(Problem details):
Find the line containing "with the alphabetically" in the records below. Copy exactly that line and each one after it, ending at the line containing "The borrower's treasurer", and nothing more.

(Records from a collection):

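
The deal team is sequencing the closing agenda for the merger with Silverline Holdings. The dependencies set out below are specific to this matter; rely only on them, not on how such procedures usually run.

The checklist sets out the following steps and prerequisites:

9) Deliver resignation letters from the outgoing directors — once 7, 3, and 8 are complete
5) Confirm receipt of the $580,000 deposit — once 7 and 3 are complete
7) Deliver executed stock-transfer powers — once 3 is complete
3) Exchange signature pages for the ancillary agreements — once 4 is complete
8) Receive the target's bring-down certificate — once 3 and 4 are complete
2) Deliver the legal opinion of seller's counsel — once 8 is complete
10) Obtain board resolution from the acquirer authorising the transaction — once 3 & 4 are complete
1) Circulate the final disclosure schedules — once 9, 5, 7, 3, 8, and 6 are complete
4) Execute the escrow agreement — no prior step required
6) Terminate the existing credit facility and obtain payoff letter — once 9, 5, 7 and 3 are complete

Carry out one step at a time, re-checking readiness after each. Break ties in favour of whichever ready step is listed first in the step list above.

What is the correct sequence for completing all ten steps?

4 has no prerequisites → 4 first.
Next only 3 has its prerequisites met → 3.
Ready: 7, 8 and 10. 7 is listed earlier → 7.
5 now also ready, so the ready set is {5, 8, 10}; 5 is listed earlier → 5.
Ready: 8 and 10. 8 is listed earlier → 8.
Now 9, 2 and 10 have their prerequisites met. 9 is listed earlier, so 9 next.
6 now also ready, so the ready set is {2, 10, 6}; 2 is listed earlier → 2.
Now 10 and 6 have their prerequisites met. 10 is listed earlier, so 10 next.
6 is the only step now ready → 6.
That leaves 1 as the only ready step → 1.

4 → 3 → 7 → 5 → 8 → 9 → 2 → 10 → 6 → 1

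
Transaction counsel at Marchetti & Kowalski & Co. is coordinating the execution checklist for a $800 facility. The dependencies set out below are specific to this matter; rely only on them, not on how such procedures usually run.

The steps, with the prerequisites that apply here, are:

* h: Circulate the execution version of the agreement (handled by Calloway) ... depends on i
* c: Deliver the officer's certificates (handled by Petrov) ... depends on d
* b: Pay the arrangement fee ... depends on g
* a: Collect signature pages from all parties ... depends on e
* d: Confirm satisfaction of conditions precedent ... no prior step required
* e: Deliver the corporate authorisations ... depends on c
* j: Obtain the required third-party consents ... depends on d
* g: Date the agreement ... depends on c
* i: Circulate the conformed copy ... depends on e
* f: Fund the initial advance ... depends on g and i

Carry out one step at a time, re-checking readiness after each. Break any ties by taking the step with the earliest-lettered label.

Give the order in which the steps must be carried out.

d, c, e, a, g, b, i, f, h, j

d is the only step with nothing outstanding, so it goes first.
c and j are both available; c has the earlier label → c.
e and g now also ready, so the ready set is {e, g, j}; e has the earlier label → e.
Ready: a, g, i and j. a has the earlier label → a.
Ready: g, i and j. g has the earlier label → g.
b now also ready, so the ready set is {b, i, j}; b has the earlier label → b.
Now i and j have their prerequisites met. i has the earlier label, so i next.
Ready: f, h and j. f has the earlier label → f.
h and j are both available; h has the earlier label → h.
j needed d, now all done → j.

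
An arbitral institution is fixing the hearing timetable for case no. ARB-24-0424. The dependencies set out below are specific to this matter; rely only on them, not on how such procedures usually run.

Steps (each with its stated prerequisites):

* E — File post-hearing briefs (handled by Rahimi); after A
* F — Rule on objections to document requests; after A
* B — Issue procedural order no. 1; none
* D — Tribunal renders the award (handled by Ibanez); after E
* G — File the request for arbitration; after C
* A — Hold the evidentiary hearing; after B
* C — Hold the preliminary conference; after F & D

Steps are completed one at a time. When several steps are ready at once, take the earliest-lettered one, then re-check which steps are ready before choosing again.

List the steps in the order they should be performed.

B, A, E, D, F, C, G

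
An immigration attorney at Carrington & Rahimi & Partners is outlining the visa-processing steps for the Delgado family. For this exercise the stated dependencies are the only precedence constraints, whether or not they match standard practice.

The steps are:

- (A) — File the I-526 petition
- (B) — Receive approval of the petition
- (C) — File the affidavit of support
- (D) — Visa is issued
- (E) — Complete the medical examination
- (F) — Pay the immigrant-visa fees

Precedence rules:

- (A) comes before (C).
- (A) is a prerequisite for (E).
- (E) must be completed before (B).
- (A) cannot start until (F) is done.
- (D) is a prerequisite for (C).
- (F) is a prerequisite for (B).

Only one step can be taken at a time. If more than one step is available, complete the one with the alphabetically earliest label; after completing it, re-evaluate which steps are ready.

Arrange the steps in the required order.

(D) and (F) have no prerequisites; (D) has the earlier label, so (D) is first.
Next only (F) has its prerequisites met → (F).
Next only (A) has its prerequisites met → (A).
(C) and (E) are both available; (C) has the earlier label → (C).
(E) needed (A), now all done → (E).
Next only (B) has its prerequisites met → (B).

(D), (F), (A), (C), (E), (B)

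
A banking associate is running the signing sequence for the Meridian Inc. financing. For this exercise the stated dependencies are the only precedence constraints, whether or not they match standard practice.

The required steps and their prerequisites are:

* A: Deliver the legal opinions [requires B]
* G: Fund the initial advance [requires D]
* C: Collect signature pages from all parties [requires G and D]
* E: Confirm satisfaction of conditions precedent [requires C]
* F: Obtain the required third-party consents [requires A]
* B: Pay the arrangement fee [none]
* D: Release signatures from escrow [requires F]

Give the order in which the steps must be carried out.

B → A → F → D → G → C → E

Only B has no prerequisites, so it is first.
A needed B, now all done → A.
F needed A, now all done → F.
That leaves D as the only ready step → D.
Next only G has its prerequisites met → G.
Next only C has its prerequisites met → C.
Next only E has its prerequisites met → E.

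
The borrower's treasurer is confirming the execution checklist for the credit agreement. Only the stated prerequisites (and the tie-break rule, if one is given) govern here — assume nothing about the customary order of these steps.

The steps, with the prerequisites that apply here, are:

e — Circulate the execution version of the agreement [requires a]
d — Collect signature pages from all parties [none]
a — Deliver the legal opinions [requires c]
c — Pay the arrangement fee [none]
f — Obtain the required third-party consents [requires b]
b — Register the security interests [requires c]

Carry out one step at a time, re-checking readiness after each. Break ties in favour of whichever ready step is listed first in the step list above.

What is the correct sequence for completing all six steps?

d c a e b f

d and c have no prerequisites; d is listed earlier, so d is first.
c is the only step now ready → c.
Now a and b have their prerequisites met. a is listed earlier, so a next.
Now e and b have their prerequisites met. e is listed earlier, so e next.
b needed c, now all done → b.
That leaves f as the only ready step → f.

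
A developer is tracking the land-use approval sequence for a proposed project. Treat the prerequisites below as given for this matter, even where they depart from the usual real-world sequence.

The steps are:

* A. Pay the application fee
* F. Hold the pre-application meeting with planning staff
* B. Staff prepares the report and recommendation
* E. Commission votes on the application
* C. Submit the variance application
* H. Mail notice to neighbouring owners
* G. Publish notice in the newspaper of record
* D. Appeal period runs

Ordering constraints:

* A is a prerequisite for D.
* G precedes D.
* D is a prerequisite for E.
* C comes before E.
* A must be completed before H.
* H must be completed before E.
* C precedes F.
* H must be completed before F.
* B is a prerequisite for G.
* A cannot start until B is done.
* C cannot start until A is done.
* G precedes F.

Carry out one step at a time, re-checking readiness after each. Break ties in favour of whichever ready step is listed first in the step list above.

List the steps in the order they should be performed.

B is the only step with nothing outstanding, so it goes first.
Ready: A and G. A is listed earlier → A.
Ready: C, H and G. C is listed earlier → C.
H and G are both available; H is listed earlier → H.
G needed B, now all done → G.
Ready: F and D. F is listed earlier → F.
That leaves D as the only ready step → D.
Next only E has its prerequisites met → E.

B → A → C → H → G → F → D → E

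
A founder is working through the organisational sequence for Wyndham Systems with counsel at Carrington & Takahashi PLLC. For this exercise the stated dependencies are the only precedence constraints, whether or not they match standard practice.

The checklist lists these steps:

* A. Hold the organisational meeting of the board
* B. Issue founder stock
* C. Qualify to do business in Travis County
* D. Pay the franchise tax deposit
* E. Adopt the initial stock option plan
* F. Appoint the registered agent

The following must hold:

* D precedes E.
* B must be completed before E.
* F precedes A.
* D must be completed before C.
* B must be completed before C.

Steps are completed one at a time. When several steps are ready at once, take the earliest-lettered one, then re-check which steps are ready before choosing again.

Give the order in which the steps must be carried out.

B D C E F A

Nothing is required for B, D and F. B has the earlier label → B first.
Ready: D and F. D has the earlier label → D.
C and E now also ready, so the ready set is {C, E, F}; C has the earlier label → C.
Now E and F have their prerequisites met. E has the earlier label, so E next.
Next only F has its prerequisites met → F.
A is the only step now ready → A.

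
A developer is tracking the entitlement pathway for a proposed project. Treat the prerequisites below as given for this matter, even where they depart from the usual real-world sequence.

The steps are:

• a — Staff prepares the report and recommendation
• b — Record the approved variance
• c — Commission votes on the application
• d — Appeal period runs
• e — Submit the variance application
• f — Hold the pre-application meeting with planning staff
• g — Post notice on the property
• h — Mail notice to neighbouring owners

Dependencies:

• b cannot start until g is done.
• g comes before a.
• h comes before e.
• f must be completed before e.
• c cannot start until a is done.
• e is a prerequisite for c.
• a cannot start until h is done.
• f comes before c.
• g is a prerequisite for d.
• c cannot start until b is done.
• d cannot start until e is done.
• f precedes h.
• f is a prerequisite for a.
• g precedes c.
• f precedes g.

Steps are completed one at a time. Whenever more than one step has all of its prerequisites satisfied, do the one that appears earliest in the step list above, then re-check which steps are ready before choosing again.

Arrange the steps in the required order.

f is the only step with nothing outstanding, so it goes first.
Now g and h have their prerequisites met. g is listed earlier, so g next.
b and h are both available; b is listed earlier → b.
h is the only step now ready → h.
Ready: a and e. a is listed earlier → a.
Next only e has its prerequisites met → e.
Now c and d have their prerequisites met. c is listed earlier, so c next.
Next only d has its prerequisites met → d.

f g b h a e c d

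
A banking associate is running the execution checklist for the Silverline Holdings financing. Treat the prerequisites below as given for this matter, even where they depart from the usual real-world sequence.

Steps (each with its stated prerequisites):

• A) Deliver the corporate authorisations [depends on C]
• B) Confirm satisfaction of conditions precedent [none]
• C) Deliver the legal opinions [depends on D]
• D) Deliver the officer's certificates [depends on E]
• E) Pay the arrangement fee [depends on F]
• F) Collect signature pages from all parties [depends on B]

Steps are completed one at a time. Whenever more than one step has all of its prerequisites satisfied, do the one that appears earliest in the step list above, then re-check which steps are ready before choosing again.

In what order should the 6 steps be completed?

B → F → E → D → C → A

B has no prerequisites → B first.
Next only F has its prerequisites met → F.
E is the only step now ready → E.
D needed E, now all done → D.
Next only C has its prerequisites met → C.
A needed C, now all done → A.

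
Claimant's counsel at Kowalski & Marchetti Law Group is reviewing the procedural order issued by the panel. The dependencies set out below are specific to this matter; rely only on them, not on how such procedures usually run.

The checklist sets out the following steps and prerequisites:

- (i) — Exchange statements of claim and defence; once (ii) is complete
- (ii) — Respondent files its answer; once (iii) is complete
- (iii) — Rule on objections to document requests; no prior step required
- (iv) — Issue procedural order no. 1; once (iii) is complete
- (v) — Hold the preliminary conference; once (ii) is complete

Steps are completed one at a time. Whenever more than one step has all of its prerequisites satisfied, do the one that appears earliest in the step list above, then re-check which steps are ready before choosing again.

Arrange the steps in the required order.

(iii) (ii) (i) (iv) (v)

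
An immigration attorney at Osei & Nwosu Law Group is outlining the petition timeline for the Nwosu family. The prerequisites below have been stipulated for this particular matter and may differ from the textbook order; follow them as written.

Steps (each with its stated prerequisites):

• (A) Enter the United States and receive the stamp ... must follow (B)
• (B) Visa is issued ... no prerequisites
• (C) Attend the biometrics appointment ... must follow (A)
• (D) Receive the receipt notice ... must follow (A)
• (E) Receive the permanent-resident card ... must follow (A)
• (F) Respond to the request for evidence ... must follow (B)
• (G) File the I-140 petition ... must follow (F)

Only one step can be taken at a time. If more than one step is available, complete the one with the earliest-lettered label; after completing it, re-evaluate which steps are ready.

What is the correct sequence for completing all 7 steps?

(B) → (A) → (C) → (D) → (E) → (F) → (G)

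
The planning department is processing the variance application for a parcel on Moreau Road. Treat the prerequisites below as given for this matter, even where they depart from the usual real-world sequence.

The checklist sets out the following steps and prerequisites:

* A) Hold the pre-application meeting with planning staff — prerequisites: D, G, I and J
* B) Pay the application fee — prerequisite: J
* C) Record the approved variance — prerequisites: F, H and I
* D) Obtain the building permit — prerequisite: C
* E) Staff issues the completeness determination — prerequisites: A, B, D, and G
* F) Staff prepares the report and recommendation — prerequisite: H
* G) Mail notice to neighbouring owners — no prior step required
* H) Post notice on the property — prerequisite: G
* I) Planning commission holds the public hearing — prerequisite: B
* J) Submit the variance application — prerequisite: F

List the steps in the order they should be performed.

G has no prerequisites → G first.
Next only H has its prerequisites met → H.
F is the only step now ready → F.
That leaves J as the only ready step → J.
B needed J, now all done → B.
I is the only step now ready → I.
That leaves C as the only ready step → C.
Next only D has its prerequisites met → D.
That leaves A as the only ready step → A.
E is the only step now ready → E.

G → H → F → J → B → I → C → D → A → E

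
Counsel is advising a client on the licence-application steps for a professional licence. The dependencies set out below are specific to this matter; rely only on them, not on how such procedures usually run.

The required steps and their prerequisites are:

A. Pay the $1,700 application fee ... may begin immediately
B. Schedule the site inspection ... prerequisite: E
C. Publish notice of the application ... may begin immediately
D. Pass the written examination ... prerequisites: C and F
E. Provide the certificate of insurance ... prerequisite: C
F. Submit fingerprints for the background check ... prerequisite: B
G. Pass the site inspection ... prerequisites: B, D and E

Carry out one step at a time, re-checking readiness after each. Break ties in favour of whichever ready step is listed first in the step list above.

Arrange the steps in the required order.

A, C, E, B, F, D, G

A and C have no prerequisites; A is listed earlier, so A is first.
Next only C has its prerequisites met → C.
E needed C, now all done → E.
B needed E, now all done → B.
F is the only step now ready → F.
That leaves D as the only ready step → D.
Next only G has its prerequisites met → G.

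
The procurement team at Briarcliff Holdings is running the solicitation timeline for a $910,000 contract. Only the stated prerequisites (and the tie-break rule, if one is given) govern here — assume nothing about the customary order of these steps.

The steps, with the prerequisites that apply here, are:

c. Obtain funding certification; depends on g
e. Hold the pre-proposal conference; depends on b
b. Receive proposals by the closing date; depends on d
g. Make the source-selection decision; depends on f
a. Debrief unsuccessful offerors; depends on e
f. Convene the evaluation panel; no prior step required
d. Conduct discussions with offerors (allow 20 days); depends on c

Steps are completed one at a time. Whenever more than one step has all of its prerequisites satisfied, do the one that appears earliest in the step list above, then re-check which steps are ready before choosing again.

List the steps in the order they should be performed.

Only f has no prerequisites, so it is first.
g needed f, now all done → g.
c needed g, now all done → c.
d is the only step now ready → d.
b is the only step now ready → b.
e needed b, now all done → e.
a needed e, now all done → a.

f, g, c, d, b, e, a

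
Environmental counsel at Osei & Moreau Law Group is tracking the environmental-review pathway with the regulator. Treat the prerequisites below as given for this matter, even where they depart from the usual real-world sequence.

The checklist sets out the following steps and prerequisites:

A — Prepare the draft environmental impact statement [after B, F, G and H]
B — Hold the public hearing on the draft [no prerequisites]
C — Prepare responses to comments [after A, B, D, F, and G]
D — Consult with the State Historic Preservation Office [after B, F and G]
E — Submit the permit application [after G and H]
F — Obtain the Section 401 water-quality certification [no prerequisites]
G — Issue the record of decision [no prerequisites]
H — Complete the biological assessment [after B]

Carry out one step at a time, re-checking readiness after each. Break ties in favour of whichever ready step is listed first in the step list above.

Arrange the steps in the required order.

B, F, G, D, H, A, C, E

Nothing is required for B, F and G. B is listed earlier → B first.
Ready: F, G and H. F is listed earlier → F.
G and H are both available; G is listed earlier → G.
D and H are both available; D is listed earlier → D.
H needed B, now all done → H.
A and E are both available; A is listed earlier → A.
C and E are both available; C is listed earlier → C.
That leaves E as the only ready step → E.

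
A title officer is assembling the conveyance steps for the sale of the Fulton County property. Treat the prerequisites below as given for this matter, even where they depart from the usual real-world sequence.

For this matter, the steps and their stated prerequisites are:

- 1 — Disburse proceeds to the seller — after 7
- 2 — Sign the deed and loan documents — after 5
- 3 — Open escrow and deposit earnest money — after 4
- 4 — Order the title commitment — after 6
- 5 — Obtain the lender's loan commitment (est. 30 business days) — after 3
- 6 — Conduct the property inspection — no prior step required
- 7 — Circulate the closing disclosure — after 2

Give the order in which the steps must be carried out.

6, 4, 3, 5, 2, 7, 1

6 is the only step with nothing outstanding, so it goes first.
Next only 4 has its prerequisites met → 4.
3 is the only step now ready → 3.
5 is the only step now ready → 5.
2 needed 5, now all done → 2.
7 needed 2, now all done → 7.
1 needed 7, now all done → 1.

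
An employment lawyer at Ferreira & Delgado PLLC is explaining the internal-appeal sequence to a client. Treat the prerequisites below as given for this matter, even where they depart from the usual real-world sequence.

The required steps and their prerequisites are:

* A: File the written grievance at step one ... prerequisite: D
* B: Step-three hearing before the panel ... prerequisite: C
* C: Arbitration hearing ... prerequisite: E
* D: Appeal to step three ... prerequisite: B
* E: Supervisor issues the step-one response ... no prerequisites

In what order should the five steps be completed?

E, C, B, D, A

Only E has no prerequisites, so it is first.
Next only C has its prerequisites met → C.
That leaves B as the only ready step → B.
D is the only step now ready → D.
Next only A has its prerequisites met → A.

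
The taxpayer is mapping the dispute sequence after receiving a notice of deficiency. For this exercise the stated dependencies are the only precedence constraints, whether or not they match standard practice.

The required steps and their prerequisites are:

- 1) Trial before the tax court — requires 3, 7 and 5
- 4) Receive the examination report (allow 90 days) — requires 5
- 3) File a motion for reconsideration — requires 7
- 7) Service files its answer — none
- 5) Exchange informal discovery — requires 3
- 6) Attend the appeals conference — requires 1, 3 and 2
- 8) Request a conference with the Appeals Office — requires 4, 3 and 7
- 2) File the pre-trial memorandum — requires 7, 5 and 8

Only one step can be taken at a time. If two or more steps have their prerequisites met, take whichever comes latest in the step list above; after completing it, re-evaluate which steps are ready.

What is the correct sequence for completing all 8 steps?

7, 3, 5, 4, 8, 2, 1, 6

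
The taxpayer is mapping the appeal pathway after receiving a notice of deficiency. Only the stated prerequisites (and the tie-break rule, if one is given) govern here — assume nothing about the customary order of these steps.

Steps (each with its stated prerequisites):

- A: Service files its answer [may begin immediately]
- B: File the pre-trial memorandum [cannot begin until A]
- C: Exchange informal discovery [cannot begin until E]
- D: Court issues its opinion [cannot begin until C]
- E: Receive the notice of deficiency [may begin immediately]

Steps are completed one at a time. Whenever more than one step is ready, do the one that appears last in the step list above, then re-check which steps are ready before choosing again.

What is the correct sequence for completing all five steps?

Nothing is required for E and A. E is listed later → E first.
C now also ready, so the ready set is {C, A}; C is listed later → C.
Ready: D and A. D is listed later → D.
Next only A has its prerequisites met → A.
B is the only step now ready → B.

E C D A B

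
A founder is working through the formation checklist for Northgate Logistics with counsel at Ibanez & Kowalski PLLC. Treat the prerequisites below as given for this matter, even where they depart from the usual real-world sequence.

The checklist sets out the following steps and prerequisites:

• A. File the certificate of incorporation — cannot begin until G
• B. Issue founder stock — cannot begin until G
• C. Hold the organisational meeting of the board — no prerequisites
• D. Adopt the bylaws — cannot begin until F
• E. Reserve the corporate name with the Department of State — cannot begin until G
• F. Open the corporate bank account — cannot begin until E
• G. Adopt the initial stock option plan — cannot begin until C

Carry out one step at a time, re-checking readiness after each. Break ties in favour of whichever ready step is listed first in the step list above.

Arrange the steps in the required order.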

(Result for this exercise):
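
Only one step can be taken at a time. If more than one step is available, complete the one with the alphabetically earliest label; after completing it, re-evaluate which steps are ready.

Arrange the steps in the required order.

(D) and (F) have no prerequisites; (D) has the earlier label, so (D) is first.
Next only (F) has its prerequisites met → (F).
Next only (A) has its prerequisites met → (A).
(C) and (E) are both available; (C) has the earlier label → (C).
(E) needed (A), now all done → (E).
Next only (B) has its prerequisites met → (B).

(D), (F), (A), (C), (E), (B)

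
A banking associate is running the signing sequence for the Meridian Inc. financing. For this exercise the stated dependencies are the only precedence constraints, whether or not they match standard practice.

The required steps and their prerequisites are:

* A: Deliver the legal opinions [requires B]
* G: Fund the initial advance [requires D]
* C: Collect signature pages from all parties [requires G and D]
* E: Confirm satisfaction of conditions precedent [requires C]
* F: Obtain the required third-party consents [requires A]
* B: Pay the arrangement fee [none]
* D: Release signatures from escrow [requires F]

Give the order in which the steps must be carried out.

B → A → F → D → G → C → E

Only B has no prerequisites, so it is first.
A needed B, now all done → A.
F needed A, now all done → F.
That leaves D as the only ready step → D.
Next only G has its prerequisites met → G.
Next only C has its prerequisites met → C.
Next only E has its prerequisites met → E.

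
The borrower's treasurer is confirming the execution checklist for the credit agreement. Only the stated prerequisites (and the tie-break rule, if one is given) govern here — assume nothing about the customary order of these steps.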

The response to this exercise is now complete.